» **Work instructions**
For the entries below, repeat exactly each line starting with the one that contains "1,3 --6-- 2,3" and going on through the one that contains "The angle deficit at", and no others.

━━━━━━━━

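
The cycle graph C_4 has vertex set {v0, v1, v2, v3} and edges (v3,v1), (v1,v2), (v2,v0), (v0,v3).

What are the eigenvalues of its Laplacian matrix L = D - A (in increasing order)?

The cycle graph C_n has Laplacian eigenvalues λ_k = 2 − 2cos(2πk/n), k = 0, 1, …, n−1. Here n = 4:
k=0: 2 − 2cos(0) = 0.0; k=1: 2 − 2cos(π/2) = 2.0; k=2: 2 − 2cos(π) = 4.0; k=3: 2 − 2cos(3π/2) = 2.0.
Laplacian eigenvalues (increasing order): [0.0, 2.0, 2.0, 4.0]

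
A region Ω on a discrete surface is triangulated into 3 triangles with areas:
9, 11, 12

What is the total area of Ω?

9 + 11 + 12 = 32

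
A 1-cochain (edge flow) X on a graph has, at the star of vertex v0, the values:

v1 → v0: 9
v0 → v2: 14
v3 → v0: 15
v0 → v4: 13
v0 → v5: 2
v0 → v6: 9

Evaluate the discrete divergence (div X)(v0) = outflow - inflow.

Divergence = sum of outgoing flows = (-9) + 14 + (-15) + 13 + 2 + 9 = 14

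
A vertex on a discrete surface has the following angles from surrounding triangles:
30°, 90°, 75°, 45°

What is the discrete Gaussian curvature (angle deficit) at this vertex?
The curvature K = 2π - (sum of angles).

Sum of angles = 240°. K = 360° - 240° = 120°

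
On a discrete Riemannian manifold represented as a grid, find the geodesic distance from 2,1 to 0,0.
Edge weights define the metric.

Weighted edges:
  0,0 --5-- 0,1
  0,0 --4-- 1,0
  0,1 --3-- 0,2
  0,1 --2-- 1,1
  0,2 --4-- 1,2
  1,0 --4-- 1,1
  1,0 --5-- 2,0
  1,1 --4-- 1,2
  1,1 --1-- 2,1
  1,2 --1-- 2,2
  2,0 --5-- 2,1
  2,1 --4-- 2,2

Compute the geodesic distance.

Shortest path: 2,1 → 1,1 → 0,1 → 0,0, total weight = 8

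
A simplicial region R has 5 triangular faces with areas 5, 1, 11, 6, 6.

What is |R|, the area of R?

5 + 1 + 11 + 6 + 6 = 29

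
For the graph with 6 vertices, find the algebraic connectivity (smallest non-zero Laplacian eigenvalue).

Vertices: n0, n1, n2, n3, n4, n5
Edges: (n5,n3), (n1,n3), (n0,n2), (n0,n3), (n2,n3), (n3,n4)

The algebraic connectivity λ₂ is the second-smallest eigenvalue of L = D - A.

Degrees: deg(n0) = 2, deg(n1) = 1, deg(n2) = 2, deg(n3) = 5, deg(n4) = 1, deg(n5) = 1.
L = D − A with rows/columns ordered (n0, n1, n2, n3, n4, n5):
  [ 2,  0, -1, -1,  0,  0]
  [ 0,  1,  0, -1,  0,  0]
  [-1,  0,  2, -1,  0,  0]
  [-1, -1, -1,  5, -1, -1]
  [ 0,  0,  0, -1,  1,  0]
  [ 0,  0,  0, -1,  0,  1]
Characteristic polynomial: det(λI − L) = λ(λ − 1)³(λ − 3)(λ − 6).
Roots: λ = 0; (λ − 1) = 0 ⇒ λ = 1 (multiplicity 3); (λ − 3) = 0 ⇒ λ = 3; (λ − 6) = 0 ⇒ λ = 6.
(Check: the roots sum (with multiplicity) to 12, matching trace L = Σdeg = 2·6 = 12.)
Laplacian eigenvalues: [0.0, 1.0, 1.0, 1.0, 3.0, 6.0]. Algebraic connectivity (smallest non-zero eigenvalue) = 1.0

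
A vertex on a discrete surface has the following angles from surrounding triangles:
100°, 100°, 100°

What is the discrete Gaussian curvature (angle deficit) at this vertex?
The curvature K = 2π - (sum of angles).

Sum of angles = 300°. K = 360° - 300° = 60°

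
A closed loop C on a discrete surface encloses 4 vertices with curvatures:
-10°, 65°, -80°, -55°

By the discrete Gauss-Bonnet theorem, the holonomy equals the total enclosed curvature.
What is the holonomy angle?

Holonomy = total enclosed curvature = (-10°) + 65° + (-80°) + (-55°) = -80°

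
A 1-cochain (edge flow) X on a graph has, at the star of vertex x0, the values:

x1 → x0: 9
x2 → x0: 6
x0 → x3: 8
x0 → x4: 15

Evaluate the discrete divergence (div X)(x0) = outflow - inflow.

Divergence = sum of outgoing flows = (-9) + (-6) + 8 + 15 = 8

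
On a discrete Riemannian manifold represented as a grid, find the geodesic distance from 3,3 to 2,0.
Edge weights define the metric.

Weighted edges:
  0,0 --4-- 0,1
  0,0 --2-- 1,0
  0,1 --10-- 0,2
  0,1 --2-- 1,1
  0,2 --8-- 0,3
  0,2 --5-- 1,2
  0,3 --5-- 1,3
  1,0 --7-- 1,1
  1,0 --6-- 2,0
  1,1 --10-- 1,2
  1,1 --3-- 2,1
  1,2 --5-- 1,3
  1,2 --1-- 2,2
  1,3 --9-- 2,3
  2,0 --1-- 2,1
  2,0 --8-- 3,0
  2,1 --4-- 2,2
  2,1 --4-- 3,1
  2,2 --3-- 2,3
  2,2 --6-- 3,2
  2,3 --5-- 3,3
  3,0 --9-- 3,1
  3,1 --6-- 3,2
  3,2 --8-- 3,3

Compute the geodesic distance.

Shortest path: 3,3 → 2,3 → 2,2 → 2,1 → 2,0, total weight = 13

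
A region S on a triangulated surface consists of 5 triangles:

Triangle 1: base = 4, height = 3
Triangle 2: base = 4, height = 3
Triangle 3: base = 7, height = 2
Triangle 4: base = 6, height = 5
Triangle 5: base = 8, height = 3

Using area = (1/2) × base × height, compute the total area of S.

(1/2)×4×3 + (1/2)×4×3 + (1/2)×7×2 + (1/2)×6×5 + (1/2)×8×3 = 46.0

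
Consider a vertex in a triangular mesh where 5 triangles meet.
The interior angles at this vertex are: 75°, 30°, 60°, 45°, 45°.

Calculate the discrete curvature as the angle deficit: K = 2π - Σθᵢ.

Sum of angles = 255°. K = 360° - 255° = 105° = 7π/12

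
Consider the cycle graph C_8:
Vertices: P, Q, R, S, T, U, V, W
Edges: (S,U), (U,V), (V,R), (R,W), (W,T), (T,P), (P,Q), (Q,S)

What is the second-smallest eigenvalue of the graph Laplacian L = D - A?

The cycle graph C_n has Laplacian eigenvalues λ_k = 2 − 2cos(2πk/n), k = 0, 1, …, n−1. Here n = 8:
k=0: 2 − 2cos(0) = 0.0; k=1: 2 − 2cos(π/4) = 0.5858; k=2: 2 − 2cos(π/2) = 2.0; k=3: 2 − 2cos(3π/4) = 3.4142; k=4: 2 − 2cos(π) = 4.0; k=5: 2 − 2cos(5π/4) = 3.4142; k=6: 2 − 2cos(3π/2) = 2.0; k=7: 2 − 2cos(7π/4) = 0.5858.
Laplacian eigenvalues: [0.0, 0.5858, 0.5858, 2.0, 2.0, 3.4142, 3.4142, 4.0]. Algebraic connectivity (smallest non-zero eigenvalue) = 0.5858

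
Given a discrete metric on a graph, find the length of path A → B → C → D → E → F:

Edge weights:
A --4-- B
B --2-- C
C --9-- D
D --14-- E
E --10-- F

Arc length = 4 + 2 + 9 + 14 + 10 = 39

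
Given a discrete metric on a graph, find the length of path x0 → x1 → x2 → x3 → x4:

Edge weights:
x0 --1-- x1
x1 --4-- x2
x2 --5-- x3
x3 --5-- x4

Arc length = 1 + 4 + 5 + 5 = 15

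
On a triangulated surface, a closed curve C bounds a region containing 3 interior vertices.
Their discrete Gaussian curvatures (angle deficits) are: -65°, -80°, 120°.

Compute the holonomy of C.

Holonomy = total enclosed curvature = (-65°) + (-80°) + 120° = -25°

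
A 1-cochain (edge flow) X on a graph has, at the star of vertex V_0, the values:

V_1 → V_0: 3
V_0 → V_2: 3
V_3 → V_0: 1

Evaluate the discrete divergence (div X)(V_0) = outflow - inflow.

Divergence = sum of outgoing flows = (-3) + 3 + (-1) = -1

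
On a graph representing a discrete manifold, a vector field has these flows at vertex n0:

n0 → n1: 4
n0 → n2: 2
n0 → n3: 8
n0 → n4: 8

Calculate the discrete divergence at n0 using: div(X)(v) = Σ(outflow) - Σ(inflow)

Divergence = sum of outgoing flows = 4 + 2 + 8 + 8 = 22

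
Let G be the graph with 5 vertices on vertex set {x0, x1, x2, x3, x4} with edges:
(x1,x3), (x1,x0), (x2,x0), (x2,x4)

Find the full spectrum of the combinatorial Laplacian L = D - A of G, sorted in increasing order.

Degrees: deg(x0) = 2, deg(x1) = 2, deg(x2) = 2, deg(x3) = 1, deg(x4) = 1.
L = D − A with rows/columns ordered (x0, x1, x2, x3, x4):
  [ 2, -1, -1,  0,  0]
  [-1,  2,  0, -1,  0]
  [-1,  0,  2,  0, -1]
  [ 0, -1,  0,  1,  0]
  [ 0,  0, -1,  0,  1]
Characteristic polynomial: det(λI − L) = λ(λ² − 3λ + 1)(λ² − 5λ + 5).
Roots: λ = 0; (λ² − 3λ + 1) = 0 ⇒ λ = (3 ± √5)/2 ≈ 0.382, 2.618; (λ² − 5λ + 5) = 0 ⇒ λ = (5 ± √5)/2 ≈ 1.382, 3.618.
(Check: the roots sum (with multiplicity) to 8, matching trace L = Σdeg = 2·4 = 8.)
Laplacian eigenvalues (increasing order): [0.0, 0.382, 1.382, 2.618, 3.618]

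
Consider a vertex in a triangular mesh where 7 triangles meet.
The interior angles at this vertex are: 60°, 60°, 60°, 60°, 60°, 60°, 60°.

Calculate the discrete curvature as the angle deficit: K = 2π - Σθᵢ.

Sum of angles = 420°. K = 360° - 420° = -60° = -π/3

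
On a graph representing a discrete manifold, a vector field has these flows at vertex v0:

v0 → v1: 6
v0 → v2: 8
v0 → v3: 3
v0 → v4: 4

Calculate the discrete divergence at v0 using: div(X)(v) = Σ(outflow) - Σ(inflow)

Divergence = sum of outgoing flows = 6 + 8 + 3 + 4 = 21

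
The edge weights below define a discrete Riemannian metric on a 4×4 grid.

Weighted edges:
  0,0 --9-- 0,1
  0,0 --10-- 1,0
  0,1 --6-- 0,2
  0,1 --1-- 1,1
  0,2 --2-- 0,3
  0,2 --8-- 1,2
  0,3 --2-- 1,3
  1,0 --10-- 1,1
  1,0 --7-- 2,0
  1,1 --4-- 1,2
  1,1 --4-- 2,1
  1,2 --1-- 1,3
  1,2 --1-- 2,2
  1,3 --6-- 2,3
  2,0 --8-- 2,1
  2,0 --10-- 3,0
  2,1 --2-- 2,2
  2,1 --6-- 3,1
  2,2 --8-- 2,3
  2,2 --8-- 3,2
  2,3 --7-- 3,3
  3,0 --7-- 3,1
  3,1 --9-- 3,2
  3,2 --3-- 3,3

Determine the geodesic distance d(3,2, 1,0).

Shortest path: 3,2 → 2,2 → 1,2 → 1,1 → 1,0, total weight = 23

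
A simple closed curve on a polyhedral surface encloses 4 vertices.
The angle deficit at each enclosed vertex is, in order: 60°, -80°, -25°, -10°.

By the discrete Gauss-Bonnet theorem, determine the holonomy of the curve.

Holonomy = total enclosed curvature = 60° + (-80°) + (-25°) + (-10°) = -55°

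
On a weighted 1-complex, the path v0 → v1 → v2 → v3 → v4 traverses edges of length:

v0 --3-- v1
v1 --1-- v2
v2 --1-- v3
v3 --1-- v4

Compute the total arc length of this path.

Arc length = 3 + 1 + 1 + 1 = 6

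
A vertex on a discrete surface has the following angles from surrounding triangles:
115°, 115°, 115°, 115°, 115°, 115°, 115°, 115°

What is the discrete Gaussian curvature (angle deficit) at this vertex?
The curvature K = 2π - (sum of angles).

Sum of angles = 920°. K = 360° - 920° = -560° = -28π/9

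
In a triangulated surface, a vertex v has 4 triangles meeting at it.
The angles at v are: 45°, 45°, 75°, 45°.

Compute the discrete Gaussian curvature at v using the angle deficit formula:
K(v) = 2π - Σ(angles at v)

Sum of angles = 210°. K = 360° - 210° = 150° = 5π/6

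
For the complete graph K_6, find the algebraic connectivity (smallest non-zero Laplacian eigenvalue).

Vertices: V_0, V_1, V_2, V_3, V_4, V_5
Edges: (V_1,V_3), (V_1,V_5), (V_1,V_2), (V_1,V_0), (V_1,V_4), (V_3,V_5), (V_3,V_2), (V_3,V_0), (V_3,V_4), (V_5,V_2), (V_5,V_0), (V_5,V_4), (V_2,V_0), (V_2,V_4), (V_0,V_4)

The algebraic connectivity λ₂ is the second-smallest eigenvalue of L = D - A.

For the complete graph K_n, L = nI − J (J = all-ones matrix). J has eigenvalues n (once, eigenvector 𝟙) and 0 (multiplicity n−1), so L has eigenvalues 0 (once) and n (multiplicity n−1). Here n = 6: eigenvalue 0 once and 6 with multiplicity 5.
Laplacian eigenvalues: [0.0, 6.0, 6.0, 6.0, 6.0, 6.0]. Algebraic connectivity (smallest non-zero eigenvalue) = 6.0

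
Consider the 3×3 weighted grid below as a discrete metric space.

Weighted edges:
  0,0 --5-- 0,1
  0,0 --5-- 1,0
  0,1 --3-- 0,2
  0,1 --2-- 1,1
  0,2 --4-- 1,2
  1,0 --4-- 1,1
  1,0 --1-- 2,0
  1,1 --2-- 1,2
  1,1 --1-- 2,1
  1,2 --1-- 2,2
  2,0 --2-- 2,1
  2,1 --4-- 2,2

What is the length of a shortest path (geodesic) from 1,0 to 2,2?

Shortest path: 1,0 → 2,0 → 2,1 → 2,2, total weight = 7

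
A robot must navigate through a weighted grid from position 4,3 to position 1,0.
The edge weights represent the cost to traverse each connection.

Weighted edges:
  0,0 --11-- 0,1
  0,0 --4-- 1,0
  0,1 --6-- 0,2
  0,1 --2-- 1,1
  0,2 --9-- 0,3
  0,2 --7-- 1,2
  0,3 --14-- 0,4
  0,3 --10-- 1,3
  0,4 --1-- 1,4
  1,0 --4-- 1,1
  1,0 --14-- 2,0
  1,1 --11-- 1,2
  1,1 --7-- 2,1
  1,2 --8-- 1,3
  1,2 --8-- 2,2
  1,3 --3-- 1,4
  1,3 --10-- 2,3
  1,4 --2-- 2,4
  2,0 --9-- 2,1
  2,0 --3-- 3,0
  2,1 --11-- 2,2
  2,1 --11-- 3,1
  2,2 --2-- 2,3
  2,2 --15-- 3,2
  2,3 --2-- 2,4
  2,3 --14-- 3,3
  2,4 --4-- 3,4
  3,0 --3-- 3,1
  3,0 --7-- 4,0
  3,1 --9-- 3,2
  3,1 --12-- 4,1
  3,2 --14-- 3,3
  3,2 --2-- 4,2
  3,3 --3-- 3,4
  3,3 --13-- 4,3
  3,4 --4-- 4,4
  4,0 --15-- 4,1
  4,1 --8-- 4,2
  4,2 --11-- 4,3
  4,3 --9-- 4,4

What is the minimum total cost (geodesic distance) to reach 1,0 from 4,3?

Shortest path: 4,3 → 4,2 → 3,2 → 3,1 → 3,0 → 2,0 → 1,0, total weight = 42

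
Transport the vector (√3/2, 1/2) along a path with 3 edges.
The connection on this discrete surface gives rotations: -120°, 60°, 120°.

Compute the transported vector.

Total rotation: (-120°) + 60° + 120° = 60°. Final vector: (0, 1)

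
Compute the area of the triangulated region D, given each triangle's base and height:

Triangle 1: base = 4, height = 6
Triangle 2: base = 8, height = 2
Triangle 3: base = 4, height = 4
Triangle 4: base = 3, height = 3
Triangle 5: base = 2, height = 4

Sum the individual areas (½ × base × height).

(1/2)×4×6 + (1/2)×8×2 + (1/2)×4×4 + (1/2)×3×3 + (1/2)×2×4 = 36.5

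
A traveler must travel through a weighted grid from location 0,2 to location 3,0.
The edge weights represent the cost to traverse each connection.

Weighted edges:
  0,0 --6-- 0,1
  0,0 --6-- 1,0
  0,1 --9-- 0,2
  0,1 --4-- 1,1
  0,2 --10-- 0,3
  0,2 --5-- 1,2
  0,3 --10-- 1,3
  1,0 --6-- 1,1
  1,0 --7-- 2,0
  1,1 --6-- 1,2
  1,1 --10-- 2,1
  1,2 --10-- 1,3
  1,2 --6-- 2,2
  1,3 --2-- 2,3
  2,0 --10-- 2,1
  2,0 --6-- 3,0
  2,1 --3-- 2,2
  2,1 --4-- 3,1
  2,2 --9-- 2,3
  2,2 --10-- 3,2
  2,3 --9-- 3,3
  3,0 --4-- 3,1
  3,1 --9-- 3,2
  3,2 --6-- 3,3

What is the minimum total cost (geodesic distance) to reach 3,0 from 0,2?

Shortest path: 0,2 → 1,2 → 2,2 → 2,1 → 3,1 → 3,0, total weight = 22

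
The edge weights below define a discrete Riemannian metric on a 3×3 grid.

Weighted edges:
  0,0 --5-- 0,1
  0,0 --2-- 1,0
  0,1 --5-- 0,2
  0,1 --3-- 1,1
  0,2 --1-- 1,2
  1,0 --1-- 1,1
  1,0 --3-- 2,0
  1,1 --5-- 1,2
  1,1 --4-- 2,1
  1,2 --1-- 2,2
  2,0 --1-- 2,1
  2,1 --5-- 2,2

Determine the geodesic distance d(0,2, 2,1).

Shortest path: 0,2 → 1,2 → 2,2 → 2,1, total weight = 7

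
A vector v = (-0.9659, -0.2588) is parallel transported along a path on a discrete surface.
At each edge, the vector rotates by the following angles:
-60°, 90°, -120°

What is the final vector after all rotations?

Total rotation: (-60°) + 90° + (-120°) = -90°. Final vector: (-0.2588, 0.9659)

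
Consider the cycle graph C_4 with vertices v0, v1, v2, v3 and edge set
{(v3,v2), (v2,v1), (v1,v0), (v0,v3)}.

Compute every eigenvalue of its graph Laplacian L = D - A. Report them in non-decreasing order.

The cycle graph C_n has Laplacian eigenvalues λ_k = 2 − 2cos(2πk/n), k = 0, 1, …, n−1. Here n = 4:
k=0: 2 − 2cos(0) = 0.0; k=1: 2 − 2cos(π/2) = 2.0; k=2: 2 − 2cos(π) = 4.0; k=3: 2 − 2cos(3π/2) = 2.0.
Laplacian eigenvalues (increasing order): [0.0, 2.0, 2.0, 4.0]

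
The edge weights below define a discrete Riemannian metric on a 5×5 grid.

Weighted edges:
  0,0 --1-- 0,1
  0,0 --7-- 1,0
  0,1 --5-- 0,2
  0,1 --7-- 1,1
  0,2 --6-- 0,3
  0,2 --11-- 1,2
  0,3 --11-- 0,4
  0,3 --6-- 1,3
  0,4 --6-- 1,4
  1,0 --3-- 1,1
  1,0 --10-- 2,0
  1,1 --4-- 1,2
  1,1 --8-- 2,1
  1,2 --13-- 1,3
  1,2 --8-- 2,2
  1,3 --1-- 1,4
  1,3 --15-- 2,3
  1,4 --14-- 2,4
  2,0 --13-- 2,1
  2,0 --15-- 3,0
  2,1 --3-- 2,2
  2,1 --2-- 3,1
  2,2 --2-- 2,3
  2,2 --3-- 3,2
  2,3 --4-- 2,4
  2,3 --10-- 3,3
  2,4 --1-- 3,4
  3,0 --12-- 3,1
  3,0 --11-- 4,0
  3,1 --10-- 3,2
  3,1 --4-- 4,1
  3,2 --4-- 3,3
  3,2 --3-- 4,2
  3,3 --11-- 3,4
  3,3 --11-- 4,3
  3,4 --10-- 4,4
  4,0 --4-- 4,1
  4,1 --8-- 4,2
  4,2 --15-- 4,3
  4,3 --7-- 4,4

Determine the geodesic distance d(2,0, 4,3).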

━━━━━━━━

» **Your solution**
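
  1,3 --6-- 2,3
  2,0 --8-- 2,1
  2,0 --10-- 3,0
  2,1 --2-- 2,2
  2,1 --6-- 3,1
  2,2 --8-- 2,3
  2,2 --8-- 3,2
  2,3 --7-- 3,3
  3,0 --7-- 3,1
  3,1 --9-- 3,2
  3,2 --3-- 3,3

Determine the geodesic distance d(3,2, 1,0).

Shortest path: 3,2 → 2,2 → 1,2 → 1,1 → 1,0, total weight = 23

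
A simple closed curve on a polyhedral surface encloses 4 vertices.
The angle deficit at each enclosed vertex is, in order: 60°, -80°, -25°, -10°.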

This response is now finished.